# SOURCE RECORDS:
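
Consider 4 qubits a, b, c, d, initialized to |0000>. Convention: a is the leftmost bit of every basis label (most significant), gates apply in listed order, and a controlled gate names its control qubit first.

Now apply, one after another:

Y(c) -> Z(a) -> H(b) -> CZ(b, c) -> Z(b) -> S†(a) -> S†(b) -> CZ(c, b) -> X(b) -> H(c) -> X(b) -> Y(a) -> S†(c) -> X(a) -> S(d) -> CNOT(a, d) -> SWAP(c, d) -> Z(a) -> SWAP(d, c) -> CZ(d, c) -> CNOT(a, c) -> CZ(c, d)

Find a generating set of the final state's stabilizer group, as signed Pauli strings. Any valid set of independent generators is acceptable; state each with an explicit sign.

The final state is stabilized by the group generated by +IYII, +IIYI, +ZIII, +IIIZ; other independent generating sets are equally valid.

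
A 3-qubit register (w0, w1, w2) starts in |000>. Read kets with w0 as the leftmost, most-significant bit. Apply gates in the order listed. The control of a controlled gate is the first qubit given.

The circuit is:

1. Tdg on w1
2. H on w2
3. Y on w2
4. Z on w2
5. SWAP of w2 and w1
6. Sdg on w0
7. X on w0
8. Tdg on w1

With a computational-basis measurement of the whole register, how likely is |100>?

The probability of measuring |100> is 1/2.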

# REQUIRED ACTION:
Once you have read the records above, output each of them verbatim.

# RESULT OF THIS EXERCISE:
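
Consider 4 qubits a, b, c, d, initialized to |0000>. Convention: a is the leftmost bit of every basis label (most significant), gates apply in listed order, and a controlled gate names its control qubit first.

Now apply, one after another:

Y(c) -> Z(a) -> H(b) -> CZ(b, c) -> Z(b) -> S†(a) -> S†(b) -> CZ(c, b) -> X(b) -> H(c) -> X(b) -> Y(a) -> S†(c) -> X(a) -> S(d) -> CNOT(a, d) -> SWAP(c, d) -> Z(a) -> SWAP(d, c) -> CZ(d, c) -> CNOT(a, c) -> CZ(c, d)

Find a generating set of the final state's stabilizer group, as signed Pauli strings. Any valid set of independent generators is acceptable; state each with an explicit sign.

The final state is stabilized by the group generated by +IYII, +IIYI, +ZIII, +IIIZ; other independent generating sets are equally valid.

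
A 3-qubit register (w0, w1, w2) starts in |000>. Read kets with w0 as the leftmost, most-significant bit. Apply gates in the order listed. The control of a controlled gate is the first qubit given.

The circuit is:

1. Tdg on w1
2. H on w2
3. Y on w2
4. Z on w2
5. SWAP of w2 and w1
6. Sdg on w0
7. X on w0
8. Tdg on w1

With a computational-basis measurement of the whole register, how likely is |100>?

The probability of measuring |100> is 1/2.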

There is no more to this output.